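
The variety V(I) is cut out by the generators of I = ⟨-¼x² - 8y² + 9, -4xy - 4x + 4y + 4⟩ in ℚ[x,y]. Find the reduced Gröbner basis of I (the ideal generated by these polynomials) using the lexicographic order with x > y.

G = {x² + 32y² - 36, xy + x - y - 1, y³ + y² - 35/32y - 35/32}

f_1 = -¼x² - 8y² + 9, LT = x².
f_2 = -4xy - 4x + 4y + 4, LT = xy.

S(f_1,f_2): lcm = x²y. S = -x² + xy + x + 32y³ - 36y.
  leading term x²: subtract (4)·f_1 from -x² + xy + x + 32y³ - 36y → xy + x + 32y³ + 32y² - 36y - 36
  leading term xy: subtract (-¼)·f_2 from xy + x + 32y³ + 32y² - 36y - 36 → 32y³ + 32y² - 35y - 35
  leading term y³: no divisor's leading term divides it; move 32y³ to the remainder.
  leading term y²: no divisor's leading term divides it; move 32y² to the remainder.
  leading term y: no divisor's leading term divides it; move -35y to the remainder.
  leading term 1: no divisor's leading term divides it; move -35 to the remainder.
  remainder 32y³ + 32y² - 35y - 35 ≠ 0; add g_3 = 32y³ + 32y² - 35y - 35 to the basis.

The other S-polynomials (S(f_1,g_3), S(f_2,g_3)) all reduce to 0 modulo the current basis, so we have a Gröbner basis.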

What you have to do: Reproduce the listing above exactly, in its entirety.

Result below:
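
The variety V(I) is cut out by the generators of I = ⟨-¼x² - 8y² + 9, -4xy - 4x + 4y + 4⟩ in ℚ[x,y]. Find the reduced Gröbner basis of I (the ideal generated by these polynomials) using the lexicographic order with x > y.

G = {x² + 32y² - 36, xy + x - y - 1, y³ + y² - 35/32y - 35/32}

f_1 = -¼x² - 8y² + 9, LT = x².
f_2 = -4xy - 4x + 4y + 4, LT = xy.

S(f_1,f_2): lcm = x²y. S = -x² + xy + x + 32y³ - 36y.
  leading term x²: subtract (4)·f_1 from -x² + xy + x + 32y³ - 36y → xy + x + 32y³ + 32y² - 36y - 36
  leading term xy: subtract (-¼)·f_2 from xy + x + 32y³ + 32y² - 36y - 36 → 32y³ + 32y² - 35y - 35
  leading term y³: no divisor's leading term divides it; move 32y³ to the remainder.
  leading term y²: no divisor's leading term divides it; move 32y² to the remainder.
  leading term y: no divisor's leading term divides it; move -35y to the remainder.
  leading term 1: no divisor's leading term divides it; move -35 to the remainder.
  remainder 32y³ + 32y² - 35y - 35 ≠ 0; add g_3 = 32y³ + 32y² - 35y - 35 to the basis.

The other S-polynomials (S(f_1,g_3), S(f_2,g_3)) all reduce to 0 modulo the current basis, so we have a Gröbner basis.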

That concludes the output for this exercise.